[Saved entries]

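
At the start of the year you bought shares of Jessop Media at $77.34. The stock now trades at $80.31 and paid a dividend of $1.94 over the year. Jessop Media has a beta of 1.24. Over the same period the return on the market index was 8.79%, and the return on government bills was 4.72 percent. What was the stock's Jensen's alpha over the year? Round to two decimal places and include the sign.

-3.42%

Realised HPR = (P1 + D1 − P0) / P0 = (80.31 + 1.94 − 77.34) / 77.34 = 4.91 / 77.34 = 6.3486%
MRP = 8.79% − 4.72% = 4.07%
CAPM required = R_f + β·MRP = 4.72% + 1.24 × 4.07% = 9.7668%
α = realised − required = 6.3486% − 9.7668% = -3.42%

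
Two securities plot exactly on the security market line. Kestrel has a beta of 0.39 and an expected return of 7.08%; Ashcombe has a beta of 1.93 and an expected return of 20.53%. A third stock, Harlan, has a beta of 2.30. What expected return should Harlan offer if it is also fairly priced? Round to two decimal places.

23.76%

MRP (SML slope) = (20.53% − 7.08%) / (1.93 − 0.39) = 13.45% / 1.54 = 8.7338%
R_f (intercept) = 7.08% − 0.39 × 8.7338% = 3.6738%
E(R_Harlan) = R_f + β × MRP = 3.6738% + 2.30 × 8.7338% = 23.76%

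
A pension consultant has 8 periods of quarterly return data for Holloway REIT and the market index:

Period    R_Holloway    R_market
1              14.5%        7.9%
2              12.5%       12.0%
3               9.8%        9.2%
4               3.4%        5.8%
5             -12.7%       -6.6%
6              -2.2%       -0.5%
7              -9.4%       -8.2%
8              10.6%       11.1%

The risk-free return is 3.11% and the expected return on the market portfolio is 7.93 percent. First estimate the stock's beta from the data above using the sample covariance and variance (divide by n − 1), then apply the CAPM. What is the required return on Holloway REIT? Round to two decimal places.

Mean R_i = (14.5 + 12.5 + 9.8 + 3.4 − 12.7 − 2.2 − 9.4 + 10.6) / 8 = 3.3125%
Mean R_m = (7.9 + 12.0 + 9.2 + 5.8 − 6.6 − 0.5 − 8.2 + 11.1) / 8 = 3.8375%
Σ(R_i − R̄_i)(R_m − R̄_m) = 552.3963  ⇒  Cov = 552.3963 / 7 = 78.9138
Σ(R_m − R̄_m)² = 441.1388  ⇒  Var(R_m) = 441.1388 / 7 = 63.0198
β = Cov / Var(R_m) = 78.9138 / 63.0198 = 1.2522
MRP = 7.93% − 3.11% = 4.82%
E(R) = R_f + β × MRP = 3.11% + 1.2522 × 4.82% = 9.15%

9.15%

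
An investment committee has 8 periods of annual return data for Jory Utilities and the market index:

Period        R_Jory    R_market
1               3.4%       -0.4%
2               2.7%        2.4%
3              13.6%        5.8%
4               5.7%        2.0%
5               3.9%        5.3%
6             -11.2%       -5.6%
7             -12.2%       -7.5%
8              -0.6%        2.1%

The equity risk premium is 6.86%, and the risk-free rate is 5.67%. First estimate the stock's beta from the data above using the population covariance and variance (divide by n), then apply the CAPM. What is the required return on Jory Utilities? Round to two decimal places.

Mean R_i = (3.4 + 2.7 + 13.6 + 5.7 + 3.9 − 11.2 − 12.2 − 0.6) / 8 = 0.6625%
Mean R_m = (-0.4 + 2.4 + 5.8 + 2.0 + 5.3 − 5.6 − 7.5 + 2.1) / 8 = 0.5125%
Σ(R_i − R̄_i)(R_m − R̄_m) = 266.3138  ⇒  Cov = 266.3138 / 8 = 33.2892
Σ(R_m − R̄_m)² = 161.5688  ⇒  Var(R_m) = 161.5688 / 8 = 20.1961
β = Cov / Var(R_m) = 33.2892 / 20.1961 = 1.6483
E(R) = R_f + β × MRP = 5.67% + 1.6483 × 6.86% = 16.98%

16.98%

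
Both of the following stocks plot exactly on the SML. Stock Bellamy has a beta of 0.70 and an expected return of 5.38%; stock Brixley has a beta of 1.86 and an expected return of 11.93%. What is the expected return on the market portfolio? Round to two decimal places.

Both satisfy E(R) = R_f + β·MRP, so the slope of the SML is
MRP = (11.93% − 5.38%) / (1.86 − 0.70) = 6.55% / 1.16 = 5.6466%
R_f = E(R_Bellamy) − β_Bellamy·MRP = 5.38% − 0.70 × 5.6466% = 1.4274%
E(R_m) = R_f + MRP = 1.4274% + 5.6466% = 7.07%

7.07%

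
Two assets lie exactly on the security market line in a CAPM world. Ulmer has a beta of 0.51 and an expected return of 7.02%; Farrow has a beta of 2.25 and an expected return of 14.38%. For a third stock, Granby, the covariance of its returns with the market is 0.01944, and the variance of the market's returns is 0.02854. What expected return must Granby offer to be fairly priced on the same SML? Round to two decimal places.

7.74%

MRP = (14.38% − 7.02%) / (2.25 − 0.51) = 4.2299%
R_f = 7.02% − 0.51 × 4.2299% = 4.8628%
β_Granby = Cov / Var(R_m) = 0.01944 / 0.02854 = 0.6811
E(R_Granby) = R_f + β × MRP = 4.8628% + 0.6811 × 4.2299% = 7.74%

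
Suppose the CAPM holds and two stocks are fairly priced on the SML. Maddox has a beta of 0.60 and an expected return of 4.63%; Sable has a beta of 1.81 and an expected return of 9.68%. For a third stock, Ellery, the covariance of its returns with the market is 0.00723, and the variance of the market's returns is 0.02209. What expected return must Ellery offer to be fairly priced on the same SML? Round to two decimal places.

3.49%

MRP = (9.68% − 4.63%) / (1.81 − 0.60) = 4.1736%
R_f = 4.63% − 0.60 × 4.1736% = 2.1258%
β_Ellery = Cov / Var(R_m) = 0.00723 / 0.02209 = 0.3273
E(R_Ellery) = R_f + β × MRP = 2.1258% + 0.3273 × 4.1736% = 3.49%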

PROBLEM TO SOLVE:
Retype each entry without altering a single word.

OUTPUT FOR THIS EXERCISE:
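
At the start of the year you bought shares of Jessop Media at $77.34. The stock now trades at $80.31 and paid a dividend of $1.94 over the year. Jessop Media has a beta of 1.24. Over the same period the return on the market index was 8.79%, and the return on government bills was 4.72 percent. What was the stock's Jensen's alpha over the year? Round to two decimal places and include the sign.

-3.42%

Realised HPR = (P1 + D1 − P0) / P0 = (80.31 + 1.94 − 77.34) / 77.34 = 4.91 / 77.34 = 6.3486%
MRP = 8.79% − 4.72% = 4.07%
CAPM required = R_f + β·MRP = 4.72% + 1.24 × 4.07% = 9.7668%
α = realised − required = 6.3486% − 9.7668% = -3.42%

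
Two securities plot exactly on the security market line. Kestrel has a beta of 0.39 and an expected return of 7.08%; Ashcombe has a beta of 1.93 and an expected return of 20.53%. A third stock, Harlan, has a beta of 2.30. What expected return should Harlan offer if it is also fairly priced? Round to two decimal places.

23.76%

MRP (SML slope) = (20.53% − 7.08%) / (1.93 − 0.39) = 13.45% / 1.54 = 8.7338%
R_f (intercept) = 7.08% − 0.39 × 8.7338% = 3.6738%
E(R_Harlan) = R_f + β × MRP = 3.6738% + 2.30 × 8.7338% = 23.76%

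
A pension consultant has 8 periods of quarterly return data for Holloway REIT and the market index:

Period    R_Holloway    R_market
1              14.5%        7.9%
2              12.5%       12.0%
3               9.8%        9.2%
4               3.4%        5.8%
5             -12.7%       -6.6%
6              -2.2%       -0.5%
7              -9.4%       -8.2%
8              10.6%       11.1%

The risk-free return is 3.11% and the expected return on the market portfolio is 7.93 percent. First estimate the stock's beta from the data above using the sample covariance and variance (divide by n − 1), then apply the CAPM. What is the required return on Holloway REIT? Round to two decimal places.

Mean R_i = (14.5 + 12.5 + 9.8 + 3.4 − 12.7 − 2.2 − 9.4 + 10.6) / 8 = 3.3125%
Mean R_m = (7.9 + 12.0 + 9.2 + 5.8 − 6.6 − 0.5 − 8.2 + 11.1) / 8 = 3.8375%
Σ(R_i − R̄_i)(R_m − R̄_m) = 552.3963  ⇒  Cov = 552.3963 / 7 = 78.9138
Σ(R_m − R̄_m)² = 441.1388  ⇒  Var(R_m) = 441.1388 / 7 = 63.0198
β = Cov / Var(R_m) = 78.9138 / 63.0198 = 1.2522
MRP = 7.93% − 3.11% = 4.82%
E(R) = R_f + β × MRP = 3.11% + 1.2522 × 4.82% = 9.15%

9.15%

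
An investment committee has 8 periods of annual return data for Jory Utilities and the market index:

Period        R_Jory    R_market
1               3.4%       -0.4%
2               2.7%        2.4%
3              13.6%        5.8%
4               5.7%        2.0%
5               3.9%        5.3%
6             -11.2%       -5.6%
7             -12.2%       -7.5%
8              -0.6%        2.1%

The equity risk premium is 6.86%, and the risk-free rate is 5.67%. First estimate the stock's beta from the data above using the population covariance and variance (divide by n), then apply the CAPM. What is the required return on Jory Utilities? Round to two decimal places.

Mean R_i = (3.4 + 2.7 + 13.6 + 5.7 + 3.9 − 11.2 − 12.2 − 0.6) / 8 = 0.6625%
Mean R_m = (-0.4 + 2.4 + 5.8 + 2.0 + 5.3 − 5.6 − 7.5 + 2.1) / 8 = 0.5125%
Σ(R_i − R̄_i)(R_m − R̄_m) = 266.3138  ⇒  Cov = 266.3138 / 8 = 33.2892
Σ(R_m − R̄_m)² = 161.5688  ⇒  Var(R_m) = 161.5688 / 8 = 20.1961
β = Cov / Var(R_m) = 33.2892 / 20.1961 = 1.6483
E(R) = R_f + β × MRP = 5.67% + 1.6483 × 6.86% = 16.98%

16.98%

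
Both of the following stocks plot exactly on the SML. Stock Bellamy has a beta of 0.70 and an expected return of 5.38%; stock Brixley has a beta of 1.86 and an expected return of 11.93%. What is the expected return on the market portfolio? Round to two decimal places.

Both satisfy E(R) = R_f + β·MRP, so the slope of the SML is
MRP = (11.93% − 5.38%) / (1.86 − 0.70) = 6.55% / 1.16 = 5.6466%
R_f = E(R_Bellamy) − β_Bellamy·MRP = 5.38% − 0.70 × 5.6466% = 1.4274%
E(R_m) = R_f + MRP = 1.4274% + 5.6466% = 7.07%

7.07%

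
Two assets lie exactly on the security market line in a CAPM world. Ulmer has a beta of 0.51 and an expected return of 7.02%; Farrow has a beta of 2.25 and an expected return of 14.38%. For a third stock, Granby, the covariance of its returns with the market is 0.01944, and the variance of the market's returns is 0.02854. What expected return must Granby offer to be fairly priced on the same SML? Round to two decimal places.

7.74%

MRP = (14.38% − 7.02%) / (2.25 − 0.51) = 4.2299%
R_f = 7.02% − 0.51 × 4.2299% = 4.8628%
β_Granby = Cov / Var(R_m) = 0.01944 / 0.02854 = 0.6811
E(R_Granby) = R_f + β × MRP = 4.8628% + 0.6811 × 4.2299% = 7.74%

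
Suppose the CAPM holds and two stocks are fairly priced on the SML. Maddox has a beta of 0.60 and an expected return of 4.63%; Sable has a beta of 1.81 and an expected return of 9.68%. For a third stock, Ellery, the covariance of its returns with the market is 0.00723, and the variance of the market's returns is 0.02209. What expected return must Ellery offer to be fairly priced on the same SML? Round to two decimal places.

3.49%

MRP = (9.68% − 4.63%) / (1.81 − 0.60) = 4.1736%
R_f = 4.63% − 0.60 × 4.1736% = 2.1258%
β_Ellery = Cov / Var(R_m) = 0.00723 / 0.02209 = 0.3273
E(R_Ellery) = R_f + β × MRP = 2.1258% + 0.3273 × 4.1736% = 3.49%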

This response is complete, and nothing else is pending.